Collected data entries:
==============================
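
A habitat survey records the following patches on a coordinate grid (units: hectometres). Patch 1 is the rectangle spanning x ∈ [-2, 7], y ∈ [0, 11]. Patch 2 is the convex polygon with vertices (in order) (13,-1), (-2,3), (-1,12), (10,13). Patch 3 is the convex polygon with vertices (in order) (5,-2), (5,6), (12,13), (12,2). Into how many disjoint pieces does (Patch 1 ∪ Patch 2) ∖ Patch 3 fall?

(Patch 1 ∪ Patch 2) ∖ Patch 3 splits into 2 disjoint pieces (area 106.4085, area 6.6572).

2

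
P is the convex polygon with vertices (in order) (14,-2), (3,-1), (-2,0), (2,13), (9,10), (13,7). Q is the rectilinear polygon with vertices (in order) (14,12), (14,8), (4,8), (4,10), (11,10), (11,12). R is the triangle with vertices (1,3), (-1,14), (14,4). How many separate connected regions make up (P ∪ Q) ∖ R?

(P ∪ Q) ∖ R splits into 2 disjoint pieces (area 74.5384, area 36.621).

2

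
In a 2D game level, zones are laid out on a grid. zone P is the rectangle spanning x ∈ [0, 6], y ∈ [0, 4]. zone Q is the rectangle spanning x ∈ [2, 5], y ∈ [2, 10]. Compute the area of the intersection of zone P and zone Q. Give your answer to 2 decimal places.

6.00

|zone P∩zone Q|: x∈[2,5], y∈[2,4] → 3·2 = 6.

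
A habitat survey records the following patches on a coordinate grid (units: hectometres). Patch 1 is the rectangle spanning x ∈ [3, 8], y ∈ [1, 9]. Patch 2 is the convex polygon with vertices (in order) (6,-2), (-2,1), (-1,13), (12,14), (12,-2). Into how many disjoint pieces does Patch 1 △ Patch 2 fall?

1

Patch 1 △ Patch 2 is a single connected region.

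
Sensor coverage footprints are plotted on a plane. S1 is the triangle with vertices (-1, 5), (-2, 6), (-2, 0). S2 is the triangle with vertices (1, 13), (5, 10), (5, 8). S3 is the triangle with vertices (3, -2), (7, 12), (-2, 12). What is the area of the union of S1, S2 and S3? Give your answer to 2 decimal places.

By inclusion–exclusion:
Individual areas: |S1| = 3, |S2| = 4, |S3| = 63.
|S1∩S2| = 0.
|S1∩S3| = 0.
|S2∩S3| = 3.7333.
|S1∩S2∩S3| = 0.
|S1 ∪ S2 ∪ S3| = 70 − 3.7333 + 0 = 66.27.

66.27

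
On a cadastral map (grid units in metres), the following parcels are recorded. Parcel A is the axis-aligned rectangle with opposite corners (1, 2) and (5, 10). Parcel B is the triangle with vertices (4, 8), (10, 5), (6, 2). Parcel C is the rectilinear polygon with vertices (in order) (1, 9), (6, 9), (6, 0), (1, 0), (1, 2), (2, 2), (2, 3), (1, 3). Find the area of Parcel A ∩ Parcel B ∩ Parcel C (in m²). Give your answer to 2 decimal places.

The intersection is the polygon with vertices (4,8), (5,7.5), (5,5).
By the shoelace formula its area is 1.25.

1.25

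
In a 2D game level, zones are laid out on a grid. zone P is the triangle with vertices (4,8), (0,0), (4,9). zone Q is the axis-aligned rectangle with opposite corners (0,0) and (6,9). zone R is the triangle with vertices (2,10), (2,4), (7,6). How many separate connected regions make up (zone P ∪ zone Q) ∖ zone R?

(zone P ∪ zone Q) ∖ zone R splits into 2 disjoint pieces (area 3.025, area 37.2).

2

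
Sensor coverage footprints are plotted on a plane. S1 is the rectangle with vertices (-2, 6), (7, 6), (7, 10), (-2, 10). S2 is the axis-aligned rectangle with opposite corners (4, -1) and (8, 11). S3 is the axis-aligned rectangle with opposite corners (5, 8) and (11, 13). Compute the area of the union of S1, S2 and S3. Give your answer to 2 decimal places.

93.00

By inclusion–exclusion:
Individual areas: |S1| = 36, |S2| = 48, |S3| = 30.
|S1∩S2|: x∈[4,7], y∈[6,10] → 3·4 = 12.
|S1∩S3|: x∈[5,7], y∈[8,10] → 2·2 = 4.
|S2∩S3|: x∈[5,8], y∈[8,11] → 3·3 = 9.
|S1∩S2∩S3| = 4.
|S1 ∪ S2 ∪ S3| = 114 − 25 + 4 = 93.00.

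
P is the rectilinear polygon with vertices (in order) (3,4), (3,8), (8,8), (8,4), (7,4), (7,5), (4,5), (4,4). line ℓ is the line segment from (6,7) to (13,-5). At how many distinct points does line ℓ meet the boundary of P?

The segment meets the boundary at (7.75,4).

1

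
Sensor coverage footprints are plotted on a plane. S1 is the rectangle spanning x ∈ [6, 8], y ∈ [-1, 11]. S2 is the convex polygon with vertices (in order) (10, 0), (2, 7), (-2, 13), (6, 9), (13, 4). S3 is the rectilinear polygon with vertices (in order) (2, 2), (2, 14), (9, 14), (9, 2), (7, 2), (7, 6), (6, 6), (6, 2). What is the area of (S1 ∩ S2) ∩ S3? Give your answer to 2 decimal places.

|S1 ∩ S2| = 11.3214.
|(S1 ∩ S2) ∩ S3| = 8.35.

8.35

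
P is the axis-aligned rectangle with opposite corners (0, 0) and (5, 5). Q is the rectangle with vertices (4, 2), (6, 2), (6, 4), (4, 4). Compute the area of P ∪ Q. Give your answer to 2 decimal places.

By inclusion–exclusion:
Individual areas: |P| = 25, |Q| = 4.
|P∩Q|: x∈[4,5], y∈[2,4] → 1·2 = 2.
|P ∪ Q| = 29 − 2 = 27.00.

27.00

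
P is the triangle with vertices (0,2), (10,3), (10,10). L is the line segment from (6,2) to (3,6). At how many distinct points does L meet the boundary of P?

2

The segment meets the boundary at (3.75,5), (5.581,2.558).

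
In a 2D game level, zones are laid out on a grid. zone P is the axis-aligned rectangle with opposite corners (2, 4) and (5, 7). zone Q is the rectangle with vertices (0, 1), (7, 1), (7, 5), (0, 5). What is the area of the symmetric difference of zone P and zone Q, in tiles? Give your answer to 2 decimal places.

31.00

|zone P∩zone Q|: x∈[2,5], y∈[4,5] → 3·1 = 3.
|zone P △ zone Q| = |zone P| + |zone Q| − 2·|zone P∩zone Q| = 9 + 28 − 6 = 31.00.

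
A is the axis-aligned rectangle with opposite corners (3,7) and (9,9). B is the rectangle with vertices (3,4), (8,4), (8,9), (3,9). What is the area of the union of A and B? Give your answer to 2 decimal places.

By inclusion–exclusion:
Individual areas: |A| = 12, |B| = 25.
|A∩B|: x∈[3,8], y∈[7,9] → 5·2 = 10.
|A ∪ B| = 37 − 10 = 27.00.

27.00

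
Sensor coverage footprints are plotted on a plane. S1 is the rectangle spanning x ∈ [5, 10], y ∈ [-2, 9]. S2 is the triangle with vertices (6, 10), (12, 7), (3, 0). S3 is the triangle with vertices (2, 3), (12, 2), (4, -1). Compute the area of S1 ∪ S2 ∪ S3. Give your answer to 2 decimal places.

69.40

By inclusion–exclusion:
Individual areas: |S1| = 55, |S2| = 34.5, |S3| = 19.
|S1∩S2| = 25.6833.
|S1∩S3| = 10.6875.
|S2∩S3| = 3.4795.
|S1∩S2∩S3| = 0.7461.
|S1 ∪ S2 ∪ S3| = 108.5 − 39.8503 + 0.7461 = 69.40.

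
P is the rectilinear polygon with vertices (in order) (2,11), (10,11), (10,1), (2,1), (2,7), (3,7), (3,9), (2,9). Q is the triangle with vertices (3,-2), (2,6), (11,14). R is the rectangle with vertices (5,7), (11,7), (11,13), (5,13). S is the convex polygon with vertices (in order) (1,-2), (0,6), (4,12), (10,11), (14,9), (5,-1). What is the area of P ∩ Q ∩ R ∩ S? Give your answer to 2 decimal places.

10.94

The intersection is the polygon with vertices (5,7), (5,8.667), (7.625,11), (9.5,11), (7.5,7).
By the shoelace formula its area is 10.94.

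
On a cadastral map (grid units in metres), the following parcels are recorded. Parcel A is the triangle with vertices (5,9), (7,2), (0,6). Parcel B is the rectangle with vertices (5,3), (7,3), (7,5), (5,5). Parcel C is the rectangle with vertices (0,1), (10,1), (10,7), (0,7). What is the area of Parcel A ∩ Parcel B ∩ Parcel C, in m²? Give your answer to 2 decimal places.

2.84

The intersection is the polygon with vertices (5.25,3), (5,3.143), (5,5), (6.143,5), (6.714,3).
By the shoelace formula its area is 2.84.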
==============================
What the task requires:
Find where "(3,7), (3,9), (2,9)." occurs in the data, and please write out that line through the last line exactly, with nothing else.

Worked solution:
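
P is the rectilinear polygon with vertices (in order) (2,11), (10,11), (10,1), (2,1), (2,7), (3,7), (3,9), (2,9). Q is the triangle with vertices (3,-2), (2,6), (11,14). R is the rectangle with vertices (5,7), (11,7), (11,13), (5,13). S is the convex polygon with vertices (in order) (1,-2), (0,6), (4,12), (10,11), (14,9), (5,-1). What is the area of P ∩ Q ∩ R ∩ S? Give your answer to 2 decimal places.

10.94

The intersection is the polygon with vertices (5,7), (5,8.667), (7.625,11), (9.5,11), (7.5,7).
By the shoelace formula its area is 10.94.

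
On a cadastral map (grid units in metres), the following parcels are recorded. Parcel A is the triangle with vertices (5,9), (7,2), (0,6). Parcel B is the rectangle with vertices (5,3), (7,3), (7,5), (5,5). Parcel C is the rectangle with vertices (0,1), (10,1), (10,7), (0,7). What is the area of Parcel A ∩ Parcel B ∩ Parcel C, in m²? Give your answer to 2 decimal places.

2.84

The intersection is the polygon with vertices (5.25,3), (5,3.143), (5,5), (6.143,5), (6.714,3).
By the shoelace formula its area is 2.84.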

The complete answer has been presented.